TASK TO CARRY OUT
Pick out every line in the data below that holds "rectangular".

EXCERPTED RECORDS
════════════════════

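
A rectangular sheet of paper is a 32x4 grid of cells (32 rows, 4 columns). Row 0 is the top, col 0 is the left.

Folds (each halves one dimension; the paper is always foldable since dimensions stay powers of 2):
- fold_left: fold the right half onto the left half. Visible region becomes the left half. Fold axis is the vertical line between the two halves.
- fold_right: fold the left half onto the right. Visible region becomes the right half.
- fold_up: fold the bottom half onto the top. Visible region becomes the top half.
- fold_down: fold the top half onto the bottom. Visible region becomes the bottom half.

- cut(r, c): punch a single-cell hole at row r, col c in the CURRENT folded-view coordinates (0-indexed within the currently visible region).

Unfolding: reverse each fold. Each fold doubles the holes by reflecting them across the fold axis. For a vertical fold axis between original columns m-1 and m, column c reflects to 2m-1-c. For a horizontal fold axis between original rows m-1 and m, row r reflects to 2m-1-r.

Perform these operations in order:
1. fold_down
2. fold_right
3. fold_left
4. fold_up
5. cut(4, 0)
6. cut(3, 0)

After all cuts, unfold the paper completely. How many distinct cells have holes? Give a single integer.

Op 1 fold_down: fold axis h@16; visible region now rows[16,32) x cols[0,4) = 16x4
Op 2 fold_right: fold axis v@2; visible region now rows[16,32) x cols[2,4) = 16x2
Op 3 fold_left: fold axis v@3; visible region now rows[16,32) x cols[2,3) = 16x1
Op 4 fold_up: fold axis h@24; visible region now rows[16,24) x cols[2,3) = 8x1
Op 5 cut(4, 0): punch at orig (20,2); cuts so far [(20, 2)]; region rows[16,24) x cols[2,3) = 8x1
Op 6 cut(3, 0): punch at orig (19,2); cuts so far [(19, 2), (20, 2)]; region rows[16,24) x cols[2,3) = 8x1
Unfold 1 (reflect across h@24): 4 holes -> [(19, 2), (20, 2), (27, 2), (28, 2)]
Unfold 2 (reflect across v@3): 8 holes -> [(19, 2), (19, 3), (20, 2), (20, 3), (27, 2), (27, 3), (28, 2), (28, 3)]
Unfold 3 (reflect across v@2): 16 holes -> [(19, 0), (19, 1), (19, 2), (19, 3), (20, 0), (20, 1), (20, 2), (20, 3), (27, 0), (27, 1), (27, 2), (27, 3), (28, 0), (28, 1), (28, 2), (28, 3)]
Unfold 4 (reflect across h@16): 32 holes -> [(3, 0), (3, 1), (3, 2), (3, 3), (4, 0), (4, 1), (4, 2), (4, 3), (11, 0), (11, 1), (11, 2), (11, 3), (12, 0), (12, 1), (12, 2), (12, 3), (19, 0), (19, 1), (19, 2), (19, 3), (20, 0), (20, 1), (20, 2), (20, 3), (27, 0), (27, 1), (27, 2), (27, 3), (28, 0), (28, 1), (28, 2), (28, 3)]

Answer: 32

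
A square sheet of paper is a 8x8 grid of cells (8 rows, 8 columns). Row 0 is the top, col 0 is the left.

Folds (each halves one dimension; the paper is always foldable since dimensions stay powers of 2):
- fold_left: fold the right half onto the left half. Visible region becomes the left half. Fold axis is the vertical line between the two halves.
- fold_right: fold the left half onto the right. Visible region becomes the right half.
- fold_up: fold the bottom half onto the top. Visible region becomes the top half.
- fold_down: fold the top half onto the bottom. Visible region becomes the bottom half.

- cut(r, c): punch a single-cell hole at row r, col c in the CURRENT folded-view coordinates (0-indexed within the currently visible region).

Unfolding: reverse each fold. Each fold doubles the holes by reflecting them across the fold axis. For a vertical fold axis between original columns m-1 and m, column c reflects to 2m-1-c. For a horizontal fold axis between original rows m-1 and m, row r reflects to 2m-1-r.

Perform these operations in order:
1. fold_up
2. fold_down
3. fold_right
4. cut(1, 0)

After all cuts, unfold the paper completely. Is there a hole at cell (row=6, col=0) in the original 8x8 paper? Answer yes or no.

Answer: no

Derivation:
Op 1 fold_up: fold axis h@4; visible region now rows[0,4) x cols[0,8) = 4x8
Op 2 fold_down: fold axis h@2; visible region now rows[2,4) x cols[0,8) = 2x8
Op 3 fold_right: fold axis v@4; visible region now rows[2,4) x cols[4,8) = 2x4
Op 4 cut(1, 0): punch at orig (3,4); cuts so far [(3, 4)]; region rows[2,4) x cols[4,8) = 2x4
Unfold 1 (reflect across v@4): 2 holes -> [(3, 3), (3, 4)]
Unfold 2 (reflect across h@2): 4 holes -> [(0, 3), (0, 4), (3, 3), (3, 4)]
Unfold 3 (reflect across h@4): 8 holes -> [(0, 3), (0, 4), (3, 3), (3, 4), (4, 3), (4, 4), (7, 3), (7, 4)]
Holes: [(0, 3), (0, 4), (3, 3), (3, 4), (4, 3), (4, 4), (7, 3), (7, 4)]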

════════════════════

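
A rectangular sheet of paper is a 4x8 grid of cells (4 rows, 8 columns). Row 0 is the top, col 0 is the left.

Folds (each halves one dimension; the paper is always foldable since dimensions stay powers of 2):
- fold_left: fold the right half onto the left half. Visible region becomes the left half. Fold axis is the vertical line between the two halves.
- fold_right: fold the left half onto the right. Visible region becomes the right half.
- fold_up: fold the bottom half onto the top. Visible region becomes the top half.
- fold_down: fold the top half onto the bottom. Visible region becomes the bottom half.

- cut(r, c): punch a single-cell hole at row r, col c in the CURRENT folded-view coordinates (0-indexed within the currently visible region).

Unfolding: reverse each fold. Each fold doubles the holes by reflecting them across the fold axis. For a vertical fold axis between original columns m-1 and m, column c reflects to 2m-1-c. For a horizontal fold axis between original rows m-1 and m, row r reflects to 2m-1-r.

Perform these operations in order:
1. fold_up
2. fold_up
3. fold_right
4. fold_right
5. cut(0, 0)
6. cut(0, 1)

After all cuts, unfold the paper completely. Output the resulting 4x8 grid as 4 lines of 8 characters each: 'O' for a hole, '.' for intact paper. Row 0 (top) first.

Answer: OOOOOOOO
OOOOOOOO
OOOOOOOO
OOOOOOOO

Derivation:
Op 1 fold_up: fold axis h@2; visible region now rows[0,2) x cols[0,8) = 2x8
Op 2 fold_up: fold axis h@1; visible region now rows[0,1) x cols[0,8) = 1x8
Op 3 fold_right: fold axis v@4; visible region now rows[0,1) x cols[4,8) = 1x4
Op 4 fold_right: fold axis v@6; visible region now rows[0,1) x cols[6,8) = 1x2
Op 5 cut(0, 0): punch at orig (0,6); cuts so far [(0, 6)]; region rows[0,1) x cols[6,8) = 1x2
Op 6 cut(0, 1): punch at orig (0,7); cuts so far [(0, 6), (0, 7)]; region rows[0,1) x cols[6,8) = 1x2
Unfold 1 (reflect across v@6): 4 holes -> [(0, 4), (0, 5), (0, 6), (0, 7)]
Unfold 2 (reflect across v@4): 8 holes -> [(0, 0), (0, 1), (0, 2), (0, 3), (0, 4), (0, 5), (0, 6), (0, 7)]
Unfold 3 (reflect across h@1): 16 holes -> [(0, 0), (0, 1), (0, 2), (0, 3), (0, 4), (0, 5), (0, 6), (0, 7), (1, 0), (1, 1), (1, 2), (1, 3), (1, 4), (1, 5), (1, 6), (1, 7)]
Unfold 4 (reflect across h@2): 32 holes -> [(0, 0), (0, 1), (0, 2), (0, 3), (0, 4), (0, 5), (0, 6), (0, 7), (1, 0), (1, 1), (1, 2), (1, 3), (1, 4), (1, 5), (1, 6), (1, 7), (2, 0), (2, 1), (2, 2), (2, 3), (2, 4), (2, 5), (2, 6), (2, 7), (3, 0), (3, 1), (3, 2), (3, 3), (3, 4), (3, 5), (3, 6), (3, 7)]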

════════════════════

ANSWER TO THE EXERCISE
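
A rectangular sheet of paper is a 32x4 grid of cells (32 rows, 4 columns). Row 0 is the top, col 0 is the left.
A rectangular sheet of paper is a 4x8 grid of cells (4 rows, 8 columns). Row 0 is the top, col 0 is the left.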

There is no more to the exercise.